■ Dataset extract ■
______________________________

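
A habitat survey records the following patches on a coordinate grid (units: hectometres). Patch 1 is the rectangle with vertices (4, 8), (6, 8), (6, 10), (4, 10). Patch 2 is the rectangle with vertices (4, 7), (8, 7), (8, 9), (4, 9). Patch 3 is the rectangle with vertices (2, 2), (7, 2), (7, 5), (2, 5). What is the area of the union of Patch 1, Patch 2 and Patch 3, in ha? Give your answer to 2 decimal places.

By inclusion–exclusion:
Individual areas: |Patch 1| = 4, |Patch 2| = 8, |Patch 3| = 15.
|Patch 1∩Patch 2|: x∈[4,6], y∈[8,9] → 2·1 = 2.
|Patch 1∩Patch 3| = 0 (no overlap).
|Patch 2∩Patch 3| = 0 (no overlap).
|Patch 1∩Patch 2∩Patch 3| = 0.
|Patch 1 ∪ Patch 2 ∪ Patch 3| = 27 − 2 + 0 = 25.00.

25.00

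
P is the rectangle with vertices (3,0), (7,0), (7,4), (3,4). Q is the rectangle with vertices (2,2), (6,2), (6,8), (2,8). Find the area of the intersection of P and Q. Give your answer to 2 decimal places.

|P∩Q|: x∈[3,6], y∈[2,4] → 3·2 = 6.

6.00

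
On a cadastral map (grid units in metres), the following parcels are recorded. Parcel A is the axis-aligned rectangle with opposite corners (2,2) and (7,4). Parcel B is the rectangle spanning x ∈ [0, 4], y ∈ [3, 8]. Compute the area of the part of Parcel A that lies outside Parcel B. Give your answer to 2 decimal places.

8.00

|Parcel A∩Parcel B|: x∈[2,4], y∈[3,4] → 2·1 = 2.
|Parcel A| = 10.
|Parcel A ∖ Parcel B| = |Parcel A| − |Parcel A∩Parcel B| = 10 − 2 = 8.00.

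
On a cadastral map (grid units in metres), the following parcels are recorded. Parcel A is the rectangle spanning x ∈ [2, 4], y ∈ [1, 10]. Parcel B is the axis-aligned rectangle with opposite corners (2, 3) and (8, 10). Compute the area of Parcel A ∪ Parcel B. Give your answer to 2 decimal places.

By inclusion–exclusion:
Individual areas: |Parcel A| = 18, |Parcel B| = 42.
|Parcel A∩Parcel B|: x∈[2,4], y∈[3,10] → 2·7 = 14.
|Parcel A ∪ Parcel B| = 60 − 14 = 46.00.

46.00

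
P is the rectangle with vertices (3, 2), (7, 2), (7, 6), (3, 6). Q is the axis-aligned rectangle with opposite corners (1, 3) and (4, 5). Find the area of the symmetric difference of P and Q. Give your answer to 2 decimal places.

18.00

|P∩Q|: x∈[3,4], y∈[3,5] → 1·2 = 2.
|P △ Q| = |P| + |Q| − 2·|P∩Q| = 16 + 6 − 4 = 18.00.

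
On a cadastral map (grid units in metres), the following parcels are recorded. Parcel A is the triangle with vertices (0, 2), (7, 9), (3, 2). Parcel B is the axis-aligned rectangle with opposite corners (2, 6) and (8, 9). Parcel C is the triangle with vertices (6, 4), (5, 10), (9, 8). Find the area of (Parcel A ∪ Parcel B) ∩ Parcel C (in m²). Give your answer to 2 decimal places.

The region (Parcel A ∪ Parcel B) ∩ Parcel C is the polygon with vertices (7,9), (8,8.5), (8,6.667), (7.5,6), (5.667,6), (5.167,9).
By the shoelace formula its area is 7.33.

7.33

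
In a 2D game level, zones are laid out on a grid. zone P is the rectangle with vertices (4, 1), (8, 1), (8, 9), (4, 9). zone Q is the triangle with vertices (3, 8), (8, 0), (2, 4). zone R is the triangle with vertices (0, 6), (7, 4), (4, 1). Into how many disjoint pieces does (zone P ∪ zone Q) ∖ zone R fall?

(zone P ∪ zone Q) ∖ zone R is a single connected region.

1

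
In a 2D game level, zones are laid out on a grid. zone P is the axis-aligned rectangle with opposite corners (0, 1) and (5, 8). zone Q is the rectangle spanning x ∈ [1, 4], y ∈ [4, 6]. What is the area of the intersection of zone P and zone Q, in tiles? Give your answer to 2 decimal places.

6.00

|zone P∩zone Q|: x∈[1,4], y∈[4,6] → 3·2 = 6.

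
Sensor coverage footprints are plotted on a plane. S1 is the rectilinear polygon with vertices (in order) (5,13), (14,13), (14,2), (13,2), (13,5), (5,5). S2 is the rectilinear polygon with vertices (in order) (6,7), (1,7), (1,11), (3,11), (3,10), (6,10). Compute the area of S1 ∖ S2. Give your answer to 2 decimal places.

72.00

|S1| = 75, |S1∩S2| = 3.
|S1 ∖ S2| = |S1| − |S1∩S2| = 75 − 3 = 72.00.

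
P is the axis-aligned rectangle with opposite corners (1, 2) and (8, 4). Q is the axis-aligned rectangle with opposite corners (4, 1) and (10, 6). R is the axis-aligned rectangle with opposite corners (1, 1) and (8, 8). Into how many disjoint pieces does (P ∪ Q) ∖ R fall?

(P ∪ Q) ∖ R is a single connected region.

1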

______________________________

■ Assigned task ■
Every entry needs to be copied again exactly.

■ Finished task ■
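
A habitat survey records the following patches on a coordinate grid (units: hectometres). Patch 1 is the rectangle with vertices (4, 8), (6, 8), (6, 10), (4, 10). Patch 2 is the rectangle with vertices (4, 7), (8, 7), (8, 9), (4, 9). Patch 3 is the rectangle with vertices (2, 2), (7, 2), (7, 5), (2, 5). What is the area of the union of Patch 1, Patch 2 and Patch 3, in ha? Give your answer to 2 decimal places.

By inclusion–exclusion:
Individual areas: |Patch 1| = 4, |Patch 2| = 8, |Patch 3| = 15.
|Patch 1∩Patch 2|: x∈[4,6], y∈[8,9] → 2·1 = 2.
|Patch 1∩Patch 3| = 0 (no overlap).
|Patch 2∩Patch 3| = 0 (no overlap).
|Patch 1∩Patch 2∩Patch 3| = 0.
|Patch 1 ∪ Patch 2 ∪ Patch 3| = 27 − 2 + 0 = 25.00.

25.00

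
P is the rectangle with vertices (3,0), (7,0), (7,4), (3,4). Q is the rectangle with vertices (2,2), (6,2), (6,8), (2,8). Find the area of the intersection of P and Q. Give your answer to 2 decimal places.

|P∩Q|: x∈[3,6], y∈[2,4] → 3·2 = 6.

6.00

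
On a cadastral map (grid units in metres), the following parcels are recorded. Parcel A is the axis-aligned rectangle with opposite corners (2,2) and (7,4). Parcel B is the rectangle spanning x ∈ [0, 4], y ∈ [3, 8]. Compute the area of the part of Parcel A that lies outside Parcel B. Give your answer to 2 decimal places.

8.00

|Parcel A∩Parcel B|: x∈[2,4], y∈[3,4] → 2·1 = 2.
|Parcel A| = 10.
|Parcel A ∖ Parcel B| = |Parcel A| − |Parcel A∩Parcel B| = 10 − 2 = 8.00.

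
On a cadastral map (grid units in metres), the following parcels are recorded. Parcel A is the rectangle spanning x ∈ [2, 4], y ∈ [1, 10]. Parcel B is the axis-aligned rectangle with opposite corners (2, 3) and (8, 10). Compute the area of Parcel A ∪ Parcel B. Give your answer to 2 decimal places.

By inclusion–exclusion:
Individual areas: |Parcel A| = 18, |Parcel B| = 42.
|Parcel A∩Parcel B|: x∈[2,4], y∈[3,10] → 2·7 = 14.
|Parcel A ∪ Parcel B| = 60 − 14 = 46.00.

46.00

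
P is the rectangle with vertices (3, 2), (7, 2), (7, 6), (3, 6). Q is the axis-aligned rectangle with opposite corners (1, 3) and (4, 5). Find the area of the symmetric difference of P and Q. Give your answer to 2 decimal places.

18.00

|P∩Q|: x∈[3,4], y∈[3,5] → 1·2 = 2.
|P △ Q| = |P| + |Q| − 2·|P∩Q| = 16 + 6 − 4 = 18.00.

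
On a cadastral map (grid units in metres), the following parcels are recorded. Parcel A is the triangle with vertices (0, 2), (7, 9), (3, 2). Parcel B is the axis-aligned rectangle with opposite corners (2, 6) and (8, 9). Parcel C is the triangle with vertices (6, 4), (5, 10), (9, 8). Find the area of (Parcel A ∪ Parcel B) ∩ Parcel C (in m²). Give your answer to 2 decimal places.

The region (Parcel A ∪ Parcel B) ∩ Parcel C is the polygon with vertices (7,9), (8,8.5), (8,6.667), (7.5,6), (5.667,6), (5.167,9).
By the shoelace formula its area is 7.33.

7.33

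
In a 2D game level, zones are laid out on a grid. zone P is the rectangle with vertices (4, 1), (8, 1), (8, 9), (4, 9). zone Q is the triangle with vertices (3, 8), (8, 0), (2, 4). zone R is the triangle with vertices (0, 6), (7, 4), (4, 1). Into how many disjoint pieces does (zone P ∪ zone Q) ∖ zone R fall?

(zone P ∪ zone Q) ∖ zone R is a single connected region.

1

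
In a 2D game level, zones are laid out on a grid. zone P is the axis-aligned rectangle with opposite corners (0, 1) and (5, 8). zone Q is the rectangle spanning x ∈ [1, 4], y ∈ [4, 6]. What is the area of the intersection of zone P and zone Q, in tiles? Give your answer to 2 decimal places.

6.00

|zone P∩zone Q|: x∈[1,4], y∈[4,6] → 3·2 = 6.

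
Sensor coverage footprints are plotted on a plane. S1 is the rectilinear polygon with vertices (in order) (5,13), (14,13), (14,2), (13,2), (13,5), (5,5). S2 is the rectilinear polygon with vertices (in order) (6,7), (1,7), (1,11), (3,11), (3,10), (6,10). Compute the area of S1 ∖ S2. Give your answer to 2 decimal places.

72.00

|S1| = 75, |S1∩S2| = 3.
|S1 ∖ S2| = |S1| − |S1∩S2| = 75 − 3 = 72.00.

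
P is the axis-aligned rectangle with opposite corners (1, 2) and (8, 4). Q is the axis-aligned rectangle with opposite corners (4, 1) and (10, 6). R is the axis-aligned rectangle with opposite corners (1, 1) and (8, 8). Into how many disjoint pieces does (P ∪ Q) ∖ R fall?

(P ∪ Q) ∖ R is a single connected region.

1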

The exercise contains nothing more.